**About this exercise:**
Transcribe the entries exactly as each line appears.

━━━ Dataset content ━━━

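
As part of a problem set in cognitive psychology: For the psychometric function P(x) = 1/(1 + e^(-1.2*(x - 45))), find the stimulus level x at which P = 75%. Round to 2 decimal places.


At P = 0.75: 0.75 = 1/(1 + e^(-k*(x-x0)))
Solving: e^(-k*(x-x0)) = 1/3
x = x0 + ln(3)/k
ln(3) = 1.0986
x = 45 + 1.0986/1.2
= 45 + 0.9155
= 45.92


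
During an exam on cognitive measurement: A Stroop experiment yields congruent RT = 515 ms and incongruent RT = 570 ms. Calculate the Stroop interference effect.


Stroop effect = RT(incongruent) - RT(congruent)
= 570 - 515
= 55 ms


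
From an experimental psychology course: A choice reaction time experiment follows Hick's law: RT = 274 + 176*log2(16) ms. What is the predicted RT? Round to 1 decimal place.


RT = 274 + 176 * log2(16)
log2(16) = 4.0
RT = 274 + 176 * 4.0
= 274 + 704.0
= 978.0 ms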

━━━

**Exercise output:**
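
As part of a problem set in cognitive psychology: For the psychometric function P(x) = 1/(1 + e^(-1.2*(x - 45))), find the stimulus level x at which P = 75%. Round to 2 decimal places.


At P = 0.75: 0.75 = 1/(1 + e^(-k*(x-x0)))
Solving: e^(-k*(x-x0)) = 1/3
x = x0 + ln(3)/k
ln(3) = 1.0986
x = 45 + 1.0986/1.2
= 45 + 0.9155
= 45.92


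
During an exam on cognitive measurement: A Stroop experiment yields congruent RT = 515 ms and incongruent RT = 570 ms. Calculate the Stroop interference effect.


Stroop effect = RT(incongruent) - RT(congruent)
= 570 - 515
= 55 ms


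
From an experimental psychology course: A choice reaction time experiment follows Hick's law: RT = 274 + 176*log2(16) ms. What is the predicted RT? Round to 1 decimal place.


RT = 274 + 176 * log2(16)
log2(16) = 4.0
RT = 274 + 176 * 4.0
= 274 + 704.0
= 978.0 ms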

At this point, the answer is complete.